Exercise requirements
Nothing but the lines from the one with "1 · q^k / (1 − q^k)" through the end of the records below should be written out, and each must match word for word.

Provided entries

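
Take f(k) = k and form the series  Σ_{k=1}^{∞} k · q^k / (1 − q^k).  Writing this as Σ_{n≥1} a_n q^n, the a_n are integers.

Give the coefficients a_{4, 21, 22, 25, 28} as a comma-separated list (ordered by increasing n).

7, 32, 36, 31, 56

n=4: 1·4 2·2 4·1  f→[1+2+4]=7
q^21  k|21↦f(k): 21:21 7:7 3:3 1:1  a_21=32
q^22  k|22↦f(k): 22:22 11:11 2:2 1:1  a_22=36
[q^25] f(25)=25,f(5)=5,f(1)=1 ⇒ 31
d|28:{1,2,4,7,14,28}  Σf=1+2+4+7+14+28=56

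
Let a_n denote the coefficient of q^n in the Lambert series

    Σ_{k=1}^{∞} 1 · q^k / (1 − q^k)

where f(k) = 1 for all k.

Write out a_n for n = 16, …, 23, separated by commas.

5, 2, 6, 2, 6, 4, 4, 2

n=16: 16·1 8·2 4·4 2·8 1·16  f→[1+1+1+1+1]=5
d|17:{17,1}  Σf=1+1=2
q^18  k|18↦f(k): 18:1 9:1 6:1 3:1 2:1 1:1  a_18=6
n=19: 1·19 19·1  f→[1+1]=2
d|20:{20,10,5,4,2,1}  Σf=1+1+1+1+1+1=6
n=21: 21·1 7·3 3·7 1·21  f→[1+1+1+1]=4
q^22  k|22↦f(k): 1:1 2:1 11:1 22:1  a_22=4
[q^23] f(1)=1,f(23)=1 ⇒ 2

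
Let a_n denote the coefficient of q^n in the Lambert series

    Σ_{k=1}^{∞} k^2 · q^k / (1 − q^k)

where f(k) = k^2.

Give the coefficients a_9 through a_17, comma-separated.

91, 130, 122, 210, 170, 250, 260, 341, 290

q^9  k|9↦f(k): 1:1 3:9 9:81  a_9=91
q^10  k|10↦f(k): 10:100 5:25 2:4 1:1  a_10=130
[q^11] f(1)=1,f(11)=121 ⇒ 122
n=12: 1·12 2·6 3·4 4·3 6·2 12·1  f→[1+4+9+16+36+144]=210
n=13: 13·1 1·13  f→[169+1]=170
[q^14] f(1)=1,f(2)=4,f(7)=49,f(14)=196 ⇒ 250
n=15: 15·1 5·3 3·5 1·15  f→[225+25+9+1]=260
d|16:{16,8,4,2,1}  Σf=256+64+16+4+1=341
d|17:{17,1}  Σf=289+1=290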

Solution to the exercise
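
    Σ_{k=1}^{∞} 1 · q^k / (1 − q^k)

where f(k) = 1 for all k.

Write out a_n for n = 16, …, 23, separated by commas.

5, 2, 6, 2, 6, 4, 4, 2

n=16: 16·1 8·2 4·4 2·8 1·16  f→[1+1+1+1+1]=5
d|17:{17,1}  Σf=1+1=2
q^18  k|18↦f(k): 18:1 9:1 6:1 3:1 2:1 1:1  a_18=6
n=19: 1·19 19·1  f→[1+1]=2
d|20:{20,10,5,4,2,1}  Σf=1+1+1+1+1+1=6
n=21: 21·1 7·3 3·7 1·21  f→[1+1+1+1]=4
q^22  k|22↦f(k): 1:1 2:1 11:1 22:1  a_22=4
[q^23] f(1)=1,f(23)=1 ⇒ 2

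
Let a_n denote the coefficient of q^n in the Lambert series

    Σ_{k=1}^{∞} k^2 · q^k / (1 − q^k)

where f(k) = k^2.

Give the coefficients a_9 through a_17, comma-separated.

91, 130, 122, 210, 170, 250, 260, 341, 290

q^9  k|9↦f(k): 1:1 3:9 9:81  a_9=91
q^10  k|10↦f(k): 10:100 5:25 2:4 1:1  a_10=130
[q^11] f(1)=1,f(11)=121 ⇒ 122
n=12: 1·12 2·6 3·4 4·3 6·2 12·1  f→[1+4+9+16+36+144]=210
n=13: 13·1 1·13  f→[169+1]=170
[q^14] f(1)=1,f(2)=4,f(7)=49,f(14)=196 ⇒ 250
n=15: 15·1 5·3 3·5 1·15  f→[225+25+9+1]=260
d|16:{16,8,4,2,1}  Σf=256+64+16+4+1=341
d|17:{17,1}  Σf=289+1=290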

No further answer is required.